• [Work order]:
Return only what lies between the first line of the entries and the line containing "Let a = 1111335928560/49 and b = -1654848/49.", both lines included.

• [Dataset excerpts]:

□ □ □ □

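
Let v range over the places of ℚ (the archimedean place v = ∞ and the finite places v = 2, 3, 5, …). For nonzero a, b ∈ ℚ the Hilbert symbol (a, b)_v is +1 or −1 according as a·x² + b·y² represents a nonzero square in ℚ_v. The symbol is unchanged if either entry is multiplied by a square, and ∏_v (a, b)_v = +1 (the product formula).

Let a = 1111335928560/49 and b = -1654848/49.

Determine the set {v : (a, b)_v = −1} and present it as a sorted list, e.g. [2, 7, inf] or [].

[2, 5]

(a, b) ≡ (935, -17) mod (ℚ^×)²; places V = {2, 3, 5, 7, 11, 13, 17, ∞}.
(a,b)_∞: sgn(935)=+, sgn(-17)=−, so +1.
(a,b)_7: α=-2, u≡4; β=-2, v≡1 (mod 7); (4|7)=+1, (1|7)=+1; sign (−1)^0·+1^-2·+1^-2 = +1.
(a,b)_11: α=1, u≡2; β=0, v≡5 (mod 11); (2|11)=-1, (5|11)=+1; sign (−1)^0·-1^0·+1^1 = +1.
(a,b)_5: α=1, u≡3; β=0, v≡3 (mod 5); (3|5)=-1, (3|5)=-1; sign (−1)^0·-1^0·-1^1 = -1.
(a,b)_2: α=4, β=6; u≡7, v≡7 (mod 8); ε(u)ε(v)=1·1, αω(v)=4·0, βω(u)=6·0; sum ≡ 1  ⇒  -1.
(a,b)_17: α=3, u≡1; β=1, v≡1 (mod 17); (1|17)=+1, (1|17)=+1; sign (−1)^0·+1^1·+1^3 = +1.
(a,b)_3: α=2, u≡2; β=2, v≡1 (mod 3); (2|3)=-1, (1|3)=+1; sign (−1)^0·-1^2·+1^2 = +1.
(a,b)_13: α=4, u≡1; β=2, v≡1 (mod 13); (1|13)=+1, (1|13)=+1; sign (−1)^0·+1^2·+1^4 = +1.
Ram(935, -17) = {2, 5}; no ℚ_2-point on the conic.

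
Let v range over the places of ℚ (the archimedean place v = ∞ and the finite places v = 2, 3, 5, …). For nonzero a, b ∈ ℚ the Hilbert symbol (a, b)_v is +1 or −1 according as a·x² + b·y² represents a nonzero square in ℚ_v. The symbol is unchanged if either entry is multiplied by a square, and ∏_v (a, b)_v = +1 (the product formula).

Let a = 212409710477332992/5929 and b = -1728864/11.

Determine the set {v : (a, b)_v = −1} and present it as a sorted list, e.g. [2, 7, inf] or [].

[11, 29]

Mod squares: a ≡ 2, b ≡ -14674. Check v ∈ {∞, 2, 3, 7, 11, 13, 23, 29}.
v=7: a=7^-2·(≡4), b=7^0·(≡6) mod 7; (4|7)=+1, (6|7)=-1; (−1)^{-2·0·3}·(+1)^0·(-1)^-2 = +1.
v=11: a=11^-2·(≡6), b=11^-1·(≡6) mod 11; (6|11)=-1, (6|11)=-1; (−1)^{-2·-1·5}·(-1)^-1·(-1)^-2 = -1.
v=3: a=3^8·(≡2), b=3^4·(≡2) mod 3; (2|3)=-1, (2|3)=-1; (−1)^{8·4·1}·(-1)^4·(-1)^8 = +1.
v=29: a=29^4·(≡10), b=29^1·(≡6) mod 29; (10|29)=-1, (6|29)=+1; (−1)^{4·1·14}·(-1)^1·(+1)^4 = -1.
v=2: v_2(a)=9, v_2(b)=5; units ≡ 1, 7 (mod 8); ε·ε+αω+βω = 0·1+9·0+5·0 ≡ 0  ⇒  (a,b)_2 = +1.
v=23: a=23^2·(≡13), b=23^1·(≡8) mod 23; (13|23)=+1, (8|23)=+1; (−1)^{2·1·11}·(+1)^1·(+1)^2 = +1.
v=13: a=13^2·(≡6), b=13^0·(≡10) mod 13; (6|13)=-1, (10|13)=+1; (−1)^{2·0·6}·(-1)^0·(+1)^2 = +1.
v=∞: 2 > 0 and -14674 < 0  ⇒  (a,b)_∞ = +1.
Ram(2, -14674) = {11, 29}; no ℚ_11-point on the conic.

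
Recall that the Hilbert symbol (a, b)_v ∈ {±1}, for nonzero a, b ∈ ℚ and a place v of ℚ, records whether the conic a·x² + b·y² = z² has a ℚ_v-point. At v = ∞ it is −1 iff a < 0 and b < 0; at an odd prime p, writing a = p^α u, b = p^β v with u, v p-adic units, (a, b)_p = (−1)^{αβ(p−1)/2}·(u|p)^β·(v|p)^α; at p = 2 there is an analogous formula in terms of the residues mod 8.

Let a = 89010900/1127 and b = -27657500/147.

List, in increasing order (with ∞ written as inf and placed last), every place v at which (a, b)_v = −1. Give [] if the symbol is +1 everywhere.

[2, 3, 23, 37]

Mod squares: a ≡ 28083, b ≡ -33189. Check v ∈ {∞, 2, 3, 5, 7, 11, 13, 23, 37}.
v=23: a=23^-1·(≡1), b=23^1·(≡1) mod 23; (1|23)=+1, (1|23)=+1; (−1)^{-1·1·11}·(+1)^1·(+1)^-1 = -1.
v=5: a=5^2·(≡3), b=5^4·(≡4) mod 5; (3|5)=-1, (4|5)=+1; (−1)^{2·4·2}·(-1)^4·(+1)^2 = +1.
v=11: a=11^1·(≡5), b=11^0·(≡5) mod 11; (5|11)=+1, (5|11)=+1; (−1)^{1·0·5}·(+1)^0·(+1)^1 = +1.
v=2: v_2(a)=2, v_2(b)=2; units ≡ 3, 3 (mod 8); ε·ε+αω+βω = 1·1+2·1+2·1 ≡ 1  ⇒  (a,b)_2 = -1.
v=7: a=7^-2·(≡3), b=7^-2·(≡6) mod 7; (3|7)=-1, (6|7)=-1; (−1)^{-2·-2·3}·(-1)^-2·(-1)^-2 = +1.
v=∞: 28083 > 0 and -33189 < 0  ⇒  (a,b)_∞ = +1.
v=37: a=37^1·(≡2), b=37^1·(≡26) mod 37; (2|37)=-1, (26|37)=+1; (−1)^{1·1·18}·(-1)^1·(+1)^1 = -1.
v=13: a=13^0·(≡12), b=13^1·(≡7) mod 13; (12|13)=+1, (7|13)=-1; (−1)^{0·1·6}·(+1)^1·(-1)^0 = +1.
v=3: a=3^7·(≡1), b=3^-1·(≡1) mod 3; (1|3)=+1, (1|3)=+1; (−1)^{7·-1·1}·(+1)^-1·(+1)^7 = -1.
(28083, -33189 / ℚ) ramifies at {2, 3, 23, 37}: a division algebra.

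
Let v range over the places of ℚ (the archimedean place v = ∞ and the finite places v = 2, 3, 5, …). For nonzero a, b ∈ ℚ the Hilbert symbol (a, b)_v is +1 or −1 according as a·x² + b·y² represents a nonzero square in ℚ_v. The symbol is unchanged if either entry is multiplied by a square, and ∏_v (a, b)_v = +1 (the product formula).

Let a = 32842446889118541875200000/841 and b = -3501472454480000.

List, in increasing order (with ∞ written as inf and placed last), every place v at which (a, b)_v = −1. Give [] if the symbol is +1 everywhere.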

□ □ □ □

• [Written solution]:
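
Let v range over the places of ℚ (the archimedean place v = ∞ and the finite places v = 2, 3, 5, …). For nonzero a, b ∈ ℚ the Hilbert symbol (a, b)_v is +1 or −1 according as a·x² + b·y² represents a nonzero square in ℚ_v. The symbol is unchanged if either entry is multiplied by a square, and ∏_v (a, b)_v = +1 (the product formula).

Let a = 1111335928560/49 and b = -1654848/49.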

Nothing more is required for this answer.